[Saved data entries]

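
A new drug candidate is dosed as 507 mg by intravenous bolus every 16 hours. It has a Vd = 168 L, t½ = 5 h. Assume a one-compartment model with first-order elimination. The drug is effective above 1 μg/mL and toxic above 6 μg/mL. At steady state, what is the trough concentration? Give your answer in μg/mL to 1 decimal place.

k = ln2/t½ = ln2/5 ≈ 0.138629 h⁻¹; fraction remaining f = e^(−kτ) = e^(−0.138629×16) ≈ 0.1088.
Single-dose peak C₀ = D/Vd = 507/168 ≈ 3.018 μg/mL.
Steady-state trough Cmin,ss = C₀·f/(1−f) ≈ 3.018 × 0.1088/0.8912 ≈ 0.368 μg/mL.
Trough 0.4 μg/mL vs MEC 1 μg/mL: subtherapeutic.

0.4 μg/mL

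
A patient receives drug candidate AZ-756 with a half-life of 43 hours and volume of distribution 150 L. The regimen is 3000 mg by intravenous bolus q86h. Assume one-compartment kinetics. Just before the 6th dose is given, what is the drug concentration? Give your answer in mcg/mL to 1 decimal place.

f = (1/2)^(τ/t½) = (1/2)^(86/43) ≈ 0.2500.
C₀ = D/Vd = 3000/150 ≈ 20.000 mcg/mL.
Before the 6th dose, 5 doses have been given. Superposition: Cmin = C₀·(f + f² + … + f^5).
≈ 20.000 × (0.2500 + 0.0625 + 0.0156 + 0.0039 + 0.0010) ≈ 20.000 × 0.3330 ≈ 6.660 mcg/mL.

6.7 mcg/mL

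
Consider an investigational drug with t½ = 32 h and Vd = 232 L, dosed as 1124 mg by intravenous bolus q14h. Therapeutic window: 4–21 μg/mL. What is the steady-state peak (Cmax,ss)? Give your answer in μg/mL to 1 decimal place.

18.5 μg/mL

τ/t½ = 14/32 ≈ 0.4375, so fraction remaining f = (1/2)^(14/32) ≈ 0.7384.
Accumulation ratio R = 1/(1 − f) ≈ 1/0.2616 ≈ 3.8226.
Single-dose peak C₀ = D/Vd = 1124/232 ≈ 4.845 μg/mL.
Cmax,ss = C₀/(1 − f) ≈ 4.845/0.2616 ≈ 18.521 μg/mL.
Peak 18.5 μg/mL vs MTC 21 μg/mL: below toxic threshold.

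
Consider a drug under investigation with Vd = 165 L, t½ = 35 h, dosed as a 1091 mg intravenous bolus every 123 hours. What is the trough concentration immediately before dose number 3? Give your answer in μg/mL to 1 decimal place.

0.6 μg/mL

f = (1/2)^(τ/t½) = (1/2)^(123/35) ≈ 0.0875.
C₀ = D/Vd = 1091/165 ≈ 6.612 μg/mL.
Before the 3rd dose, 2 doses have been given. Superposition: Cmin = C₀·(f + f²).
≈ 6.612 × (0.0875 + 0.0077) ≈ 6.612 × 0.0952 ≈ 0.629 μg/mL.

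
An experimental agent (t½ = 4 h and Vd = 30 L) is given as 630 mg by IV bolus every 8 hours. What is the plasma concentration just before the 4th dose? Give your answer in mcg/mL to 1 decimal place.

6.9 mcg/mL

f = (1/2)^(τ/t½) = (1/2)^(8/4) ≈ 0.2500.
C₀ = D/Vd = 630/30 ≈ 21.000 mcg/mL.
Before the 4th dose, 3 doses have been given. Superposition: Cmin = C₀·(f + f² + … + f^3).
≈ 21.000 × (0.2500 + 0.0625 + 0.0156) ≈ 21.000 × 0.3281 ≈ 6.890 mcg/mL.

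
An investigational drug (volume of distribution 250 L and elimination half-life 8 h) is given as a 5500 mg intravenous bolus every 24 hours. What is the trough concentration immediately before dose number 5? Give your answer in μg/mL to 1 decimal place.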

Required action: Return the lines above exactly, keeping every word.

Exercise output:
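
A new drug candidate is dosed as 507 mg by intravenous bolus every 16 hours. It has a Vd = 168 L, t½ = 5 h. Assume a one-compartment model with first-order elimination. The drug is effective above 1 μg/mL and toxic above 6 μg/mL. At steady state, what is the trough concentration? Give your answer in μg/mL to 1 decimal place.

k = ln2/t½ = ln2/5 ≈ 0.138629 h⁻¹; fraction remaining f = e^(−kτ) = e^(−0.138629×16) ≈ 0.1088.
Single-dose peak C₀ = D/Vd = 507/168 ≈ 3.018 μg/mL.
Steady-state trough Cmin,ss = C₀·f/(1−f) ≈ 3.018 × 0.1088/0.8912 ≈ 0.368 μg/mL.
Trough 0.4 μg/mL vs MEC 1 μg/mL: subtherapeutic.

0.4 μg/mL

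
A patient receives drug candidate AZ-756 with a half-life of 43 hours and volume of distribution 150 L. The regimen is 3000 mg by intravenous bolus q86h. Assume one-compartment kinetics. Just before the 6th dose is given, what is the drug concentration? Give your answer in mcg/mL to 1 decimal place.

f = (1/2)^(τ/t½) = (1/2)^(86/43) ≈ 0.2500.
C₀ = D/Vd = 3000/150 ≈ 20.000 mcg/mL.
Before the 6th dose, 5 doses have been given. Superposition: Cmin = C₀·(f + f² + … + f^5).
≈ 20.000 × (0.2500 + 0.0625 + 0.0156 + 0.0039 + 0.0010) ≈ 20.000 × 0.3330 ≈ 6.660 mcg/mL.

6.7 mcg/mL

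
Consider an investigational drug with t½ = 32 h and Vd = 232 L, dosed as 1124 mg by intravenous bolus q14h. Therapeutic window: 4–21 μg/mL. What is the steady-state peak (Cmax,ss)? Give your answer in μg/mL to 1 decimal place.

18.5 μg/mL

τ/t½ = 14/32 ≈ 0.4375, so fraction remaining f = (1/2)^(14/32) ≈ 0.7384.
Accumulation ratio R = 1/(1 − f) ≈ 1/0.2616 ≈ 3.8226.
Single-dose peak C₀ = D/Vd = 1124/232 ≈ 4.845 μg/mL.
Cmax,ss = C₀/(1 − f) ≈ 4.845/0.2616 ≈ 18.521 μg/mL.
Peak 18.5 μg/mL vs MTC 21 μg/mL: below toxic threshold.

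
Consider a drug under investigation with Vd = 165 L, t½ = 35 h, dosed as a 1091 mg intravenous bolus every 123 hours. What is the trough concentration immediately before dose number 3? Give your answer in μg/mL to 1 decimal place.

0.6 μg/mL

f = (1/2)^(τ/t½) = (1/2)^(123/35) ≈ 0.0875.
C₀ = D/Vd = 1091/165 ≈ 6.612 μg/mL.
Before the 3rd dose, 2 doses have been given. Superposition: Cmin = C₀·(f + f²).
≈ 6.612 × (0.0875 + 0.0077) ≈ 6.612 × 0.0952 ≈ 0.629 μg/mL.

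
An experimental agent (t½ = 4 h and Vd = 30 L) is given as 630 mg by IV bolus every 8 hours. What is the plasma concentration just before the 4th dose? Give your answer in mcg/mL to 1 decimal place.

6.9 mcg/mL

f = (1/2)^(τ/t½) = (1/2)^(8/4) ≈ 0.2500.
C₀ = D/Vd = 630/30 ≈ 21.000 mcg/mL.
Before the 4th dose, 3 doses have been given. Superposition: Cmin = C₀·(f + f² + … + f^3).
≈ 21.000 × (0.2500 + 0.0625 + 0.0156) ≈ 21.000 × 0.3281 ≈ 6.890 mcg/mL.

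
An investigational drug (volume of distribution 250 L and elimination half-life 8 h) is given as a 5500 mg intravenous bolus every 24 hours. What is the trough concentration immediately before dose number 5? Give your answer in μg/mL to 1 decimal place.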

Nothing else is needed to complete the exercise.